§ BRIEF: Below are some records; output all of them exactly.

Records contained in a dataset

+ + + +

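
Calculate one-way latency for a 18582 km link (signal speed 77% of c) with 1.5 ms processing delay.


Speed = 0.77 * 3e5 km/s = 231000 km/s
Propagation delay = 18582 / 231000 = 0.0804 s = 80.4416 ms
Processing delay = 1.5 ms
Total one-way latency = 81.9416 ms


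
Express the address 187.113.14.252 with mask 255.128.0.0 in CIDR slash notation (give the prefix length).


Binary: 11111111.10000000.00000000.00000000
Count leading 1s
Prefix: /9


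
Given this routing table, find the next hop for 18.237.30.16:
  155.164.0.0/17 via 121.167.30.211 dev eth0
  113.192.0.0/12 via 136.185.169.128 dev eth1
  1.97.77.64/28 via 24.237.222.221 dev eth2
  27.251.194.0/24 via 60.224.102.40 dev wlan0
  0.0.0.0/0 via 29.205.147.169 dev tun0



Longest prefix match for 18.237.30.16:
  /17 155.164.0.0: no
  /12 113.192.0.0: no
  /28 1.97.77.64: no
  /24 27.251.194.0: no
  /0 0.0.0.0: MATCH
Selected: next-hop 29.205.147.169 via tun0 (matched /0)


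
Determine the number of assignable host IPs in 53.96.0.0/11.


Host bits = 32 - 11 = 21
Total addresses = 2^21 = 2097152
Usable = total - 2 (network and broadcast)
Usable hosts: 2097150


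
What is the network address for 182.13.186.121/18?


IP:   10110110.00001101.10111010.01111001
Mask: 11111111.11111111.11000000.00000000
AND operation:
Net:  10110110.00001101.10000000.00000000
Network: 182.13.128.0/18


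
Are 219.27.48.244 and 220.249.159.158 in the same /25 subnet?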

+ + + +

§ EXERCISE RESPONSE:
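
Calculate one-way latency for a 18582 km link (signal speed 77% of c) with 1.5 ms processing delay.


Speed = 0.77 * 3e5 km/s = 231000 km/s
Propagation delay = 18582 / 231000 = 0.0804 s = 80.4416 ms
Processing delay = 1.5 ms
Total one-way latency = 81.9416 ms


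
Express the address 187.113.14.252 with mask 255.128.0.0 in CIDR slash notation (give the prefix length).


Binary: 11111111.10000000.00000000.00000000
Count leading 1s
Prefix: /9


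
Given this routing table, find the next hop for 18.237.30.16:
  155.164.0.0/17 via 121.167.30.211 dev eth0
  113.192.0.0/12 via 136.185.169.128 dev eth1
  1.97.77.64/28 via 24.237.222.221 dev eth2
  27.251.194.0/24 via 60.224.102.40 dev wlan0
  0.0.0.0/0 via 29.205.147.169 dev tun0



Longest prefix match for 18.237.30.16:
  /17 155.164.0.0: no
  /12 113.192.0.0: no
  /28 1.97.77.64: no
  /24 27.251.194.0: no
  /0 0.0.0.0: MATCH
Selected: next-hop 29.205.147.169 via tun0 (matched /0)


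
Determine the number of assignable host IPs in 53.96.0.0/11.


Host bits = 32 - 11 = 21
Total addresses = 2^21 = 2097152
Usable = total - 2 (network and broadcast)
Usable hosts: 2097150


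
What is the network address for 182.13.186.121/18?


IP:   10110110.00001101.10111010.01111001
Mask: 11111111.11111111.11000000.00000000
AND operation:
Net:  10110110.00001101.10000000.00000000
Network: 182.13.128.0/18


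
Are 219.27.48.244 and 220.249.159.158 in the same /25 subnet?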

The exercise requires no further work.